Saved data entries:
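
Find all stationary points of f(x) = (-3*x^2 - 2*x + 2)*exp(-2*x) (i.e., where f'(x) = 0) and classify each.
f'(x) = 2*(3*x^2 - x - 3)*exp(-2*x)

Solve f'(x) = 0:
  f'(x) = (6*x^2 - 2*x - 6)·exp(-2*x) and exp(-2*x) > 0 for every x, so f'(x) = 0 ⇔ 6*x^2 - 2*x - 6 = 0.
  Factor: 6*x^2 - 2*x - 6 = 2*(3*x^2 - x - 3); 3*x^2 - x - 3 = 0 has no rational roots; quadratic formula: x = (1 ± √37)/6.
  ⇒ x = 1/6 - sqrt(37)/6 ≈ -0.8471, 1/6 + sqrt(37)/6 ≈ 1.1805

f''(x) = 2*(-6*x^2 + 8*x + 5)*exp(-2*x)
Second-derivative test at each critical point:
  f''(-0.8471) = -66.2119 < 0 → local maximum
  f''(1.1805) = 1.1476 > 0 → local minimum

Critical points: x = 1/6 - sqrt(37)/6 ≈ -0.8471 (local maximum); x = 1/6 + sqrt(37)/6 ≈ 1.1805 (local minimum)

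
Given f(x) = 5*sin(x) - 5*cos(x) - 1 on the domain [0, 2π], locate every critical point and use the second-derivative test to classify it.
f'(x) = 5*sqrt(2)*sin(x + pi/4)

Solve f'(x) = 0 on [0, 2π]:
  f'(x) = 0 ⇔ 5*cos(x) = -5*sin(x) ⇔ tan(x) = -1, i.e. x = arctan(-1) + nπ; keep the solutions lying in [0, 2π].
  ⇒ x = 3*pi/4 ≈ 2.3562, 7*pi/4 ≈ 5.4978

f''(x) = 5*sqrt(2)*cos(x + pi/4)
Second-derivative test at each critical point:
  f''(2.3562) = -7.0711 < 0 → local maximum
  f''(5.4978) = 7.0711 > 0 → local minimum

Critical points: x = 3*pi/4 ≈ 2.3562 (local maximum); x = 7*pi/4 ≈ 5.4978 (local minimum)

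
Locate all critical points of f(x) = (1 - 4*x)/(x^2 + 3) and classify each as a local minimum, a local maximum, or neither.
f'(x) = 2*(2*x^2 - x - 6)/(x^4 + 6*x^2 + 9)

Solve f'(x) = 0:
  f'(x) = 2*(x - 2)*(2*x + 3)/(x^2 + 3)^2; the denominator is positive wherever f is defined, so f'(x) = 0 ⇔ 4*x^2 - 2*x - 12 = 0.
  Factor: 4*x^2 - 2*x - 12 = 2*(x - 2)*(2*x + 3) = 0.
  ⇒ x = -3/2, 2

f''(x) = 2*(4*x^2*(1 - 4*x) + (12*x - 1)*(x^2 + 3))/(x^2 + 3)^3
Second-derivative test at each critical point:
  f''(-3/2) = -32/63 < 0 → local maximum
  f''(2) = 2/7 > 0 → local minimum

Critical points: x = -3/2 (local maximum); x = 2 (local minimum)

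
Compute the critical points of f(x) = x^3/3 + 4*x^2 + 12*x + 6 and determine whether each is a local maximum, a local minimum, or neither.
f'(x) = x^2 + 8*x + 12

Solve f'(x) = 0:
  Factor: x^2 + 8*x + 12 = (x + 2)*(x + 6) = 0.
  ⇒ x = -6, -2

f''(x) = 2*x + 8
Second-derivative test at each critical point:
  f''(-6) = -4 < 0 → local maximum
  f''(-2) = 4 > 0 → local minimum

Critical points: x = -6 (local maximum); x = -2 (local minimum)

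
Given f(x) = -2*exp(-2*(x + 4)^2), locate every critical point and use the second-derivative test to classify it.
f'(x) = 8*(x + 4)*exp(-2*(x + 4)^2)

Solve f'(x) = 0:
  f'(x) = (8*x + 32)·exp(-2*(x + 4)^2) and exp(-2*(x + 4)^2) > 0 for every x, so f'(x) = 0 ⇔ 8*x + 32 = 0.
  Factor: 8*x + 32 = 8*(x + 4) = 0.
  ⇒ x = -4

f''(x) = 8*(1 - 4*(x + 4)^2)*exp(-2*(x + 4)^2)
Second-derivative test at each critical point:
  f''(-4) = 8 > 0 → local minimum

Critical points: x = -4 (local minimum)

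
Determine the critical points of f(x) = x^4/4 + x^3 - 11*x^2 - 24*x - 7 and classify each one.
f'(x) = x^3 + 3*x^2 - 22*x - 24

Solve f'(x) = 0:
  Factor: x^3 + 3*x^2 - 22*x - 24 = (x - 4)*(x + 1)*(x + 6) = 0.
  ⇒ x = -6, -1, 4

f''(x) = 3*x^2 + 6*x - 22
Second-derivative test at each critical point:
  f''(-6) = 50 > 0 → local minimum
  f''(-1) = -25 < 0 → local maximum
  f''(4) = 50 > 0 → local minimum

Critical points: x = -6 (local minimum); x = -1 (local maximum); x = 4 (local minimum)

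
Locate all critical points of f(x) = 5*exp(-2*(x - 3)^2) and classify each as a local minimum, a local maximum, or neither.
f'(x) = 20*(3 - x)*exp(-2*(x - 3)^2)

Solve f'(x) = 0:
  f'(x) = (60 - 20*x)·exp(-2*(x - 3)^2) and exp(-2*(x - 3)^2) > 0 for every x, so f'(x) = 0 ⇔ 60 - 20*x = 0.
  Factor: 60 - 20*x = -20*(x - 3) = 0.
  ⇒ x = 3

f''(x) = 20*(4*(x - 3)^2 - 1)*exp(-2*(x - 3)^2)
Second-derivative test at each critical point:
  f''(3) = -20 < 0 → local maximum

Critical points: x = 3 (local maximum)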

• **YOUR OBJECTIVE**: Exactly as written, transcribe every line shown above.

• **WRITTEN SOLUTION**:
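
Find all stationary points of f(x) = (-3*x^2 - 2*x + 2)*exp(-2*x) (i.e., where f'(x) = 0) and classify each.
f'(x) = 2*(3*x^2 - x - 3)*exp(-2*x)

Solve f'(x) = 0:
  f'(x) = (6*x^2 - 2*x - 6)·exp(-2*x) and exp(-2*x) > 0 for every x, so f'(x) = 0 ⇔ 6*x^2 - 2*x - 6 = 0.
  Factor: 6*x^2 - 2*x - 6 = 2*(3*x^2 - x - 3); 3*x^2 - x - 3 = 0 has no rational roots; quadratic formula: x = (1 ± √37)/6.
  ⇒ x = 1/6 - sqrt(37)/6 ≈ -0.8471, 1/6 + sqrt(37)/6 ≈ 1.1805

f''(x) = 2*(-6*x^2 + 8*x + 5)*exp(-2*x)
Second-derivative test at each critical point:
  f''(-0.8471) = -66.2119 < 0 → local maximum
  f''(1.1805) = 1.1476 > 0 → local minimum

Critical points: x = 1/6 - sqrt(37)/6 ≈ -0.8471 (local maximum); x = 1/6 + sqrt(37)/6 ≈ 1.1805 (local minimum)

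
Given f(x) = 5*sin(x) - 5*cos(x) - 1 on the domain [0, 2π], locate every critical point and use the second-derivative test to classify it.
f'(x) = 5*sqrt(2)*sin(x + pi/4)

Solve f'(x) = 0 on [0, 2π]:
  f'(x) = 0 ⇔ 5*cos(x) = -5*sin(x) ⇔ tan(x) = -1, i.e. x = arctan(-1) + nπ; keep the solutions lying in [0, 2π].
  ⇒ x = 3*pi/4 ≈ 2.3562, 7*pi/4 ≈ 5.4978

f''(x) = 5*sqrt(2)*cos(x + pi/4)
Second-derivative test at each critical point:
  f''(2.3562) = -7.0711 < 0 → local maximum
  f''(5.4978) = 7.0711 > 0 → local minimum

Critical points: x = 3*pi/4 ≈ 2.3562 (local maximum); x = 7*pi/4 ≈ 5.4978 (local minimum)

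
Locate all critical points of f(x) = (1 - 4*x)/(x^2 + 3) and classify each as a local minimum, a local maximum, or neither.
f'(x) = 2*(2*x^2 - x - 6)/(x^4 + 6*x^2 + 9)

Solve f'(x) = 0:
  f'(x) = 2*(x - 2)*(2*x + 3)/(x^2 + 3)^2; the denominator is positive wherever f is defined, so f'(x) = 0 ⇔ 4*x^2 - 2*x - 12 = 0.
  Factor: 4*x^2 - 2*x - 12 = 2*(x - 2)*(2*x + 3) = 0.
  ⇒ x = -3/2, 2

f''(x) = 2*(4*x^2*(1 - 4*x) + (12*x - 1)*(x^2 + 3))/(x^2 + 3)^3
Second-derivative test at each critical point:
  f''(-3/2) = -32/63 < 0 → local maximum
  f''(2) = 2/7 > 0 → local minimum

Critical points: x = -3/2 (local maximum); x = 2 (local minimum)

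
Compute the critical points of f(x) = x^3/3 + 4*x^2 + 12*x + 6 and determine whether each is a local maximum, a local minimum, or neither.
f'(x) = x^2 + 8*x + 12

Solve f'(x) = 0:
  Factor: x^2 + 8*x + 12 = (x + 2)*(x + 6) = 0.
  ⇒ x = -6, -2

f''(x) = 2*x + 8
Second-derivative test at each critical point:
  f''(-6) = -4 < 0 → local maximum
  f''(-2) = 4 > 0 → local minimum

Critical points: x = -6 (local maximum); x = -2 (local minimum)

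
Given f(x) = -2*exp(-2*(x + 4)^2), locate every critical point and use the second-derivative test to classify it.
f'(x) = 8*(x + 4)*exp(-2*(x + 4)^2)

Solve f'(x) = 0:
  f'(x) = (8*x + 32)·exp(-2*(x + 4)^2) and exp(-2*(x + 4)^2) > 0 for every x, so f'(x) = 0 ⇔ 8*x + 32 = 0.
  Factor: 8*x + 32 = 8*(x + 4) = 0.
  ⇒ x = -4

f''(x) = 8*(1 - 4*(x + 4)^2)*exp(-2*(x + 4)^2)
Second-derivative test at each critical point:
  f''(-4) = 8 > 0 → local minimum

Critical points: x = -4 (local minimum)

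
Determine the critical points of f(x) = x^4/4 + x^3 - 11*x^2 - 24*x - 7 and classify each one.
f'(x) = x^3 + 3*x^2 - 22*x - 24

Solve f'(x) = 0:
  Factor: x^3 + 3*x^2 - 22*x - 24 = (x - 4)*(x + 1)*(x + 6) = 0.
  ⇒ x = -6, -1, 4

f''(x) = 3*x^2 + 6*x - 22
Second-derivative test at each critical point:
  f''(-6) = 50 > 0 → local minimum
  f''(-1) = -25 < 0 → local maximum
  f''(4) = 50 > 0 → local minimum

Critical points: x = -6 (local minimum); x = -1 (local maximum); x = 4 (local minimum)

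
Locate all critical points of f(x) = 5*exp(-2*(x - 3)^2) and classify each as a local minimum, a local maximum, or neither.
f'(x) = 20*(3 - x)*exp(-2*(x - 3)^2)

Solve f'(x) = 0:
  f'(x) = (60 - 20*x)·exp(-2*(x - 3)^2) and exp(-2*(x - 3)^2) > 0 for every x, so f'(x) = 0 ⇔ 60 - 20*x = 0.
  Factor: 60 - 20*x = -20*(x - 3) = 0.
  ⇒ x = 3

f''(x) = 20*(4*(x - 3)^2 - 1)*exp(-2*(x - 3)^2)
Second-derivative test at each critical point:
  f''(3) = -20 < 0 → local maximum

Critical points: x = 3 (local maximum)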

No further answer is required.